TASK TO COMPLETE: Below is some data. Retype exactly the lines starting at the one with "Move legend: U" and ending at the one with "You may move".

══════

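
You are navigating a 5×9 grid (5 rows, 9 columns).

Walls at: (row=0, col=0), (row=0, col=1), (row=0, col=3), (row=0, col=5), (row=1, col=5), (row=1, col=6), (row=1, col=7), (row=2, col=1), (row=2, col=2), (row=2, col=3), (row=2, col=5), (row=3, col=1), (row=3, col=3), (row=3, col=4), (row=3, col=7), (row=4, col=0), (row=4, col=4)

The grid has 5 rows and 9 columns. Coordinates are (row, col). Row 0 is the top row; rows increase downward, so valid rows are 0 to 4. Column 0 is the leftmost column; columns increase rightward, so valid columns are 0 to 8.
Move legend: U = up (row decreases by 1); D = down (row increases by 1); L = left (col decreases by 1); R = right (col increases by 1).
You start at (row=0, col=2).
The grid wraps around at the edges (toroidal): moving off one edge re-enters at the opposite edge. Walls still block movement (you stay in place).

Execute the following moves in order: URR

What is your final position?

Answer: Final position: (row=4, col=3)

Derivation:
Start: (row=0, col=2)
  U (up): (row=0, col=2) -> (row=4, col=2)
  R (right): (row=4, col=2) -> (row=4, col=3)
  R (right): blocked, stay at (row=4, col=3)
Final: (row=4, col=3)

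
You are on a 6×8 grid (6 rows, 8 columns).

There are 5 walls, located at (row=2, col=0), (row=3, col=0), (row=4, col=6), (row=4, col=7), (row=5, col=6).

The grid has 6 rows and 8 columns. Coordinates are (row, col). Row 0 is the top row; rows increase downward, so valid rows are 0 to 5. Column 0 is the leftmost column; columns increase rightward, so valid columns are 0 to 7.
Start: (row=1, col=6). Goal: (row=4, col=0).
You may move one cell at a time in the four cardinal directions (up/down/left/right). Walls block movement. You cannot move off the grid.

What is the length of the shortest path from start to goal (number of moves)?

BFS from (row=1, col=6) until reaching (row=4, col=0):
  Distance 0: (row=1, col=6)
  Distance 1: (row=0, col=6), (row=1, col=5), (row=1, col=7), (row=2, col=6)
  Distance 2: (row=0, col=5), (row=0, col=7), (row=1, col=4), (row=2, col=5), (row=2, col=7), (row=3, col=6)
  Distance 3: (row=0, col=4), (row=1, col=3), (row=2, col=4), (row=3, col=5), (row=3, col=7)
  Distance 4: (row=0, col=3), (row=1, col=2), (row=2, col=3), (row=3, col=4), (row=4, col=5)
  Distance 5: (row=0, col=2), (row=1, col=1), (row=2, col=2), (row=3, col=3), (row=4, col=4), (row=5, col=5)
  Distance 6: (row=0, col=1), (row=1, col=0), (row=2, col=1), (row=3, col=2), (row=4, col=3), (row=5, col=4)
  Distance 7: (row=0, col=0), (row=3, col=1), (row=4, col=2), (row=5, col=3)
  Distance 8: (row=4, col=1), (row=5, col=2)
  Distance 9: (row=4, col=0), (row=5, col=1)  <- goal reached here
One shortest path (9 moves): (row=1, col=6) -> (row=1, col=5) -> (row=1, col=4) -> (row=1, col=3) -> (row=1, col=2) -> (row=1, col=1) -> (row=2, col=1) -> (row=3, col=1) -> (row=4, col=1) -> (row=4, col=0)

Answer: Shortest path length: 9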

══════

WRITTEN SOLUTION:
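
Move legend: U = up (row decreases by 1); D = down (row increases by 1); L = left (col decreases by 1); R = right (col increases by 1).
You start at (row=0, col=2).
The grid wraps around at the edges (toroidal): moving off one edge re-enters at the opposite edge. Walls still block movement (you stay in place).

Execute the following moves in order: URR

What is your final position?

Answer: Final position: (row=4, col=3)

Derivation:
Start: (row=0, col=2)
  U (up): (row=0, col=2) -> (row=4, col=2)
  R (right): (row=4, col=2) -> (row=4, col=3)
  R (right): blocked, stay at (row=4, col=3)
Final: (row=4, col=3)

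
You are on a 6×8 grid (6 rows, 8 columns).

There are 5 walls, located at (row=2, col=0), (row=3, col=0), (row=4, col=6), (row=4, col=7), (row=5, col=6).

The grid has 6 rows and 8 columns. Coordinates are (row, col). Row 0 is the top row; rows increase downward, so valid rows are 0 to 5. Column 0 is the leftmost column; columns increase rightward, so valid columns are 0 to 7.
Start: (row=1, col=6). Goal: (row=4, col=0).
You may move one cell at a time in the four cardinal directions (up/down/left/right). Walls block movement. You cannot move off the grid.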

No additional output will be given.